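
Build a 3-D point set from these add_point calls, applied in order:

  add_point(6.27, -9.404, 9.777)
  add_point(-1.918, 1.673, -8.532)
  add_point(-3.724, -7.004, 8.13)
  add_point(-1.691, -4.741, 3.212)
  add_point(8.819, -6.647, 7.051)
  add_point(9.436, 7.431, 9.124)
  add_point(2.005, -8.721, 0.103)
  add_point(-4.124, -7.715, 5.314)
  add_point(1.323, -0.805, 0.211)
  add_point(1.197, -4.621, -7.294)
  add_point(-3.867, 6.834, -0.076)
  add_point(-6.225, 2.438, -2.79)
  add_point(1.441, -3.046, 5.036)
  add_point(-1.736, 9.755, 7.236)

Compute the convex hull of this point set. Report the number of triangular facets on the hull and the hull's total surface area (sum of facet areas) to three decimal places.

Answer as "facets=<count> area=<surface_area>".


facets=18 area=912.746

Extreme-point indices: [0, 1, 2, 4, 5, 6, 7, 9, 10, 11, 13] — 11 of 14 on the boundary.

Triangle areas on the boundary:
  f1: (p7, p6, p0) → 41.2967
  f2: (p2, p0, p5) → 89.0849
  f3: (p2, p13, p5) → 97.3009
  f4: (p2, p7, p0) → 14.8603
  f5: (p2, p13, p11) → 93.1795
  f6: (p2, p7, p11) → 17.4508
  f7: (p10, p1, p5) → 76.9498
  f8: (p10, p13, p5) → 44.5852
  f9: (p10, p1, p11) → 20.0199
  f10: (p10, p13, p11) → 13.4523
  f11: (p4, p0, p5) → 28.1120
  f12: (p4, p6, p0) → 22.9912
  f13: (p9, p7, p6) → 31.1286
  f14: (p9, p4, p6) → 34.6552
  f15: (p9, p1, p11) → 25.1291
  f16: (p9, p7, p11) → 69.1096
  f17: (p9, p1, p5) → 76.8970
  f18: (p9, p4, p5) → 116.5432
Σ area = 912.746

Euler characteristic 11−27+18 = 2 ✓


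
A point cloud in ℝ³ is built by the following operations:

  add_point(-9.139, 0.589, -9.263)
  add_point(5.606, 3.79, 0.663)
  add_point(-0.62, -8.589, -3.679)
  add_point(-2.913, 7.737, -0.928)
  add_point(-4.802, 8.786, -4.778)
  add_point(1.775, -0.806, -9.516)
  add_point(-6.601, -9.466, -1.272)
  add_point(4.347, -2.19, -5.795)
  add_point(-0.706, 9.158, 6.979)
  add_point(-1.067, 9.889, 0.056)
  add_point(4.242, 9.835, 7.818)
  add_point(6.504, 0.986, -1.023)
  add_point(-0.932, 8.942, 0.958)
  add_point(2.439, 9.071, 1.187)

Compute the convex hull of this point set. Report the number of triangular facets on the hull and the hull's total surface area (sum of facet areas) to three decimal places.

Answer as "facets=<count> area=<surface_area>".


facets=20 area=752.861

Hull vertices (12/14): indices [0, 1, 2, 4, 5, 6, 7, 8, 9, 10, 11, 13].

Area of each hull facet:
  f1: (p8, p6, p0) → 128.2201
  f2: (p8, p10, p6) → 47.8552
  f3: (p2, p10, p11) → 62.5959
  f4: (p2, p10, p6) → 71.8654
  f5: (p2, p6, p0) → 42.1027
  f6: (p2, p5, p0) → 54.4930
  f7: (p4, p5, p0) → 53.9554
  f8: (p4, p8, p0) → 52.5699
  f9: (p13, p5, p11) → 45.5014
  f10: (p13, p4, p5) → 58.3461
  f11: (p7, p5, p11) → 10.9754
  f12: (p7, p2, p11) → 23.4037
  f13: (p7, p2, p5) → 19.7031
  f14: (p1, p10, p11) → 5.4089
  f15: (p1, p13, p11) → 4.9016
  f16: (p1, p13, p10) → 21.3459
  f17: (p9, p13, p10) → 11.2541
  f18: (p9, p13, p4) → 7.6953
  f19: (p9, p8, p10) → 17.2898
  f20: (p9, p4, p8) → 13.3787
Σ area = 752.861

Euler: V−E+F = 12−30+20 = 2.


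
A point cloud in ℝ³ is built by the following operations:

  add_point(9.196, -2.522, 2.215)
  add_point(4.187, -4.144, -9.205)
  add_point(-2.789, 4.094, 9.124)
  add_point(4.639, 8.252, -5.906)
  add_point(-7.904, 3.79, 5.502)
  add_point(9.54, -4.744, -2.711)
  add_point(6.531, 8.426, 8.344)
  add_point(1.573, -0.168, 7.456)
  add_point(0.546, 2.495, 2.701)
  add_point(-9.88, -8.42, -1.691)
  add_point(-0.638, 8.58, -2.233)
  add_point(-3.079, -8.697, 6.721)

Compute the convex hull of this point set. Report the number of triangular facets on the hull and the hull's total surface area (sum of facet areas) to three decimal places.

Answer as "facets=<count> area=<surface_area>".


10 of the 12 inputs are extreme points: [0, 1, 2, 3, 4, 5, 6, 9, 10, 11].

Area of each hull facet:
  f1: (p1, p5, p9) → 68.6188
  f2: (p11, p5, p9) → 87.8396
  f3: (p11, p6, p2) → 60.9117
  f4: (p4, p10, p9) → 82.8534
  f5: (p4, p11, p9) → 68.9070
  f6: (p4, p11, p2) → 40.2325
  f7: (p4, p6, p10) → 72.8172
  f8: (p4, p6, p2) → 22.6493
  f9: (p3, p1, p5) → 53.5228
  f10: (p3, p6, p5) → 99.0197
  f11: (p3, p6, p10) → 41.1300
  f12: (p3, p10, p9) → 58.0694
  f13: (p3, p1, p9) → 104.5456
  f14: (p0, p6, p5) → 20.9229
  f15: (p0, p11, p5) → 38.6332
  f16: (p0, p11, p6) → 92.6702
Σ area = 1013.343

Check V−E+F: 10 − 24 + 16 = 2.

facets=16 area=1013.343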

· · ·

→ **EXERCISE REQUIREMENTS**:
Take the lines above from the one containing "add_point(1.197, -4.621, -7.294)" to the one containing "add_point(4.347, -2.19, -5.795)" and retype them exactly, both ends included, with nothing added.

→ **COMPLETED TASK**:
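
  add_point(1.197, -4.621, -7.294)
  add_point(-3.867, 6.834, -0.076)
  add_point(-6.225, 2.438, -2.79)
  add_point(1.441, -3.046, 5.036)
  add_point(-1.736, 9.755, 7.236)

Compute the convex hull of this point set. Report the number of triangular facets on the hull and the hull's total surface area (sum of facet areas) to three decimal places.

Answer as "facets=<count> area=<surface_area>".


facets=18 area=912.746

Extreme-point indices: [0, 1, 2, 4, 5, 6, 7, 9, 10, 11, 13] — 11 of 14 on the boundary.

Triangle areas on the boundary:
  f1: (p7, p6, p0) → 41.2967
  f2: (p2, p0, p5) → 89.0849
  f3: (p2, p13, p5) → 97.3009
  f4: (p2, p7, p0) → 14.8603
  f5: (p2, p13, p11) → 93.1795
  f6: (p2, p7, p11) → 17.4508
  f7: (p10, p1, p5) → 76.9498
  f8: (p10, p13, p5) → 44.5852
  f9: (p10, p1, p11) → 20.0199
  f10: (p10, p13, p11) → 13.4523
  f11: (p4, p0, p5) → 28.1120
  f12: (p4, p6, p0) → 22.9912
  f13: (p9, p7, p6) → 31.1286
  f14: (p9, p4, p6) → 34.6552
  f15: (p9, p1, p11) → 25.1291
  f16: (p9, p7, p11) → 69.1096
  f17: (p9, p1, p5) → 76.8970
  f18: (p9, p4, p5) → 116.5432
Σ area = 912.746

Euler characteristic 11−27+18 = 2 ✓


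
A point cloud in ℝ³ is built by the following operations:

  add_point(-9.139, 0.589, -9.263)
  add_point(5.606, 3.79, 0.663)
  add_point(-0.62, -8.589, -3.679)
  add_point(-2.913, 7.737, -0.928)
  add_point(-4.802, 8.786, -4.778)
  add_point(1.775, -0.806, -9.516)
  add_point(-6.601, -9.466, -1.272)
  add_point(4.347, -2.19, -5.795)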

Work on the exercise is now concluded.